Make an exact copy of every entry, from the first line to the last.

Provided records below:

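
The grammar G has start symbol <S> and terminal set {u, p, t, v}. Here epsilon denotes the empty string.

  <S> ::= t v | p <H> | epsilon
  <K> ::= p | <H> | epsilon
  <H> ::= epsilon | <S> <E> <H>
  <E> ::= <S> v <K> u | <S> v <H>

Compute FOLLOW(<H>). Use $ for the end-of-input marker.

{$, p, t, u, v}

FIRST(<S>) = {epsilon, p, t}
FIRST(<E>) = {p, t, v}  (via <S> v <K> u, <S> v <H>)
FIRST(<H>) = {epsilon, p, t, v}  (via <S> <E> <H>)
FIRST(<K>) = {epsilon, p, t, v}  (via <H>)
FOLLOW(<S>) includes $ since <S> is the start symbol.
FOLLOW(<S>): in <H>::=<S> <E> <H>, <S> is followed by <E> <H> with FIRST {p, t, v}; in <E>::=<S> v <K> u, <S> is followed by v <K> u with FIRST {v}; in <E>::=<S> v <H>, <S> is followed by v <H> with FIRST {v}. Thus FOLLOW(<S>) = {$, p, t, v}.
FOLLOW(<K>): in <E>::=<S> v <K> u, <K> is followed by u with FIRST {u}. Thus FOLLOW(<K>) = {u}.
FOLLOW(<H>): in <S>::=p <H>, the suffix after <H> is empty, so FOLLOW(<H>) ⊇ FOLLOW(<S>) = {$, p, t, v}; in <K>::=<H>, the suffix after <H> is empty, so FOLLOW(<H>) ⊇ FOLLOW(<K>) = {u}; in <H>::=<S> <E> <H>, the suffix after <H> is empty (adds nothing new); in <E>::=<S> v <H>, the suffix after <H> is empty, so FOLLOW(<H>) ⊇ FOLLOW(<E>) = {$, p, t, u, v}. Thus FOLLOW(<H>) = {$, p, t, u, v}.
FOLLOW(<E>): in <H>::=<S> <E> <H>, <E> is followed by <H> with FIRST {epsilon, p, t, v}; in <H>::=<S> <E> <H>, the suffix after <E> is nullable, so FOLLOW(<E>) ⊇ FOLLOW(<H>) = {$, p, t, u, v}. Thus FOLLOW(<E>) = {$, p, t, u, v}.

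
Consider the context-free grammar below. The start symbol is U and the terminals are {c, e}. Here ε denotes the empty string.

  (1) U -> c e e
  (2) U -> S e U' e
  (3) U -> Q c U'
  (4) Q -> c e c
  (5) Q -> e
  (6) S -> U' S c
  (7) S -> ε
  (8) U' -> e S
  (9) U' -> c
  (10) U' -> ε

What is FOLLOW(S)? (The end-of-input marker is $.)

{$, c, e}

FIRST(Q): from Q->c e c we get {c}; from Q->e we get {e}. So FIRST(Q) = {c, e}.
FIRST(U'): from U'->e S we get {e}; from U'->c we get {c}; from U'->ε we get {ε}. So FIRST(U') = {ε, c, e}.
FIRST(S): from S->U' S c we get {c, e}; from S->ε we get {ε}. So FIRST(S) = {ε, c, e}.
FIRST(U): from U->c e e we get {c}; from U->S e U' e we get {c, e}; from U->Q c U' we get {c, e}. So FIRST(U) = {c, e}.
FOLLOW(U) includes $ since U is the start symbol.
FOLLOW(U): U appears on no right-hand side. Thus FOLLOW(U) = {$}.
FOLLOW(Q): in U->Q c U', Q is followed by c U' with FIRST {c}. Thus FOLLOW(Q) = {c}.
FOLLOW(U'): in U->S e U' e, U' is followed by e with FIRST {e}; in U->Q c U', the suffix after U' is empty, so FOLLOW(U') ⊇ FOLLOW(U) = {$}; in S->U' S c, U' is followed by S c with FIRST {c, e}. Thus FOLLOW(U') = {$, c, e}.
FOLLOW(S): in U->S e U' e, S is followed by e U' e with FIRST {e}; in S->U' S c, S is followed by c with FIRST {c}; in U'->e S, the suffix after S is empty, so FOLLOW(S) ⊇ FOLLOW(U') = {$, c, e}. Thus FOLLOW(S) = {$, c, e}.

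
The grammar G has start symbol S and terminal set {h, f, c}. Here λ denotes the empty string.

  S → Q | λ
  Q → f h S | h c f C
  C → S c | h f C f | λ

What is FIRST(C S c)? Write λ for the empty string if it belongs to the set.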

End of Provided records.

• [Response area]:
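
The grammar G has start symbol <S> and terminal set {u, p, t, v}. Here epsilon denotes the empty string.

  <S> ::= t v | p <H> | epsilon
  <K> ::= p | <H> | epsilon
  <H> ::= epsilon | <S> <E> <H>
  <E> ::= <S> v <K> u | <S> v <H>

Compute FOLLOW(<H>). Use $ for the end-of-input marker.

{$, p, t, u, v}

FIRST(<S>) = {epsilon, p, t}
FIRST(<E>) = {p, t, v}  (via <S> v <K> u, <S> v <H>)
FIRST(<H>) = {epsilon, p, t, v}  (via <S> <E> <H>)
FIRST(<K>) = {epsilon, p, t, v}  (via <H>)
FOLLOW(<S>) includes $ since <S> is the start symbol.
FOLLOW(<S>): in <H>::=<S> <E> <H>, <S> is followed by <E> <H> with FIRST {p, t, v}; in <E>::=<S> v <K> u, <S> is followed by v <K> u with FIRST {v}; in <E>::=<S> v <H>, <S> is followed by v <H> with FIRST {v}. Thus FOLLOW(<S>) = {$, p, t, v}.
FOLLOW(<K>): in <E>::=<S> v <K> u, <K> is followed by u with FIRST {u}. Thus FOLLOW(<K>) = {u}.
FOLLOW(<H>): in <S>::=p <H>, the suffix after <H> is empty, so FOLLOW(<H>) ⊇ FOLLOW(<S>) = {$, p, t, v}; in <K>::=<H>, the suffix after <H> is empty, so FOLLOW(<H>) ⊇ FOLLOW(<K>) = {u}; in <H>::=<S> <E> <H>, the suffix after <H> is empty (adds nothing new); in <E>::=<S> v <H>, the suffix after <H> is empty, so FOLLOW(<H>) ⊇ FOLLOW(<E>) = {$, p, t, u, v}. Thus FOLLOW(<H>) = {$, p, t, u, v}.
FOLLOW(<E>): in <H>::=<S> <E> <H>, <E> is followed by <H> with FIRST {epsilon, p, t, v}; in <H>::=<S> <E> <H>, the suffix after <E> is nullable, so FOLLOW(<E>) ⊇ FOLLOW(<H>) = {$, p, t, u, v}. Thus FOLLOW(<E>) = {$, p, t, u, v}.

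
Consider the context-free grammar below. The start symbol is U and the terminals are {c, e}. Here ε denotes the empty string.

  (1) U -> c e e
  (2) U -> S e U' e
  (3) U -> Q c U'
  (4) Q -> c e c
  (5) Q -> e
  (6) S -> U' S c
  (7) S -> ε
  (8) U' -> e S
  (9) U' -> c
  (10) U' -> ε

What is FOLLOW(S)? (The end-of-input marker is $.)

{$, c, e}

FIRST(Q): from Q->c e c we get {c}; from Q->e we get {e}. So FIRST(Q) = {c, e}.
FIRST(U'): from U'->e S we get {e}; from U'->c we get {c}; from U'->ε we get {ε}. So FIRST(U') = {ε, c, e}.
FIRST(S): from S->U' S c we get {c, e}; from S->ε we get {ε}. So FIRST(S) = {ε, c, e}.
FIRST(U): from U->c e e we get {c}; from U->S e U' e we get {c, e}; from U->Q c U' we get {c, e}. So FIRST(U) = {c, e}.
FOLLOW(U) includes $ since U is the start symbol.
FOLLOW(U): U appears on no right-hand side. Thus FOLLOW(U) = {$}.
FOLLOW(Q): in U->Q c U', Q is followed by c U' with FIRST {c}. Thus FOLLOW(Q) = {c}.
FOLLOW(U'): in U->S e U' e, U' is followed by e with FIRST {e}; in U->Q c U', the suffix after U' is empty, so FOLLOW(U') ⊇ FOLLOW(U) = {$}; in S->U' S c, U' is followed by S c with FIRST {c, e}. Thus FOLLOW(U') = {$, c, e}.
FOLLOW(S): in U->S e U' e, S is followed by e U' e with FIRST {e}; in S->U' S c, S is followed by c with FIRST {c}; in U'->e S, the suffix after S is empty, so FOLLOW(S) ⊇ FOLLOW(U') = {$, c, e}. Thus FOLLOW(S) = {$, c, e}.

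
The grammar G has start symbol S and terminal set {h, f, c}. Here λ denotes the empty string.

  S → Q | λ
  Q → f h S | h c f C
  C → S c | h f C f | λ

What is FIRST(C S c)? Write λ for the empty string if it belongs to the set.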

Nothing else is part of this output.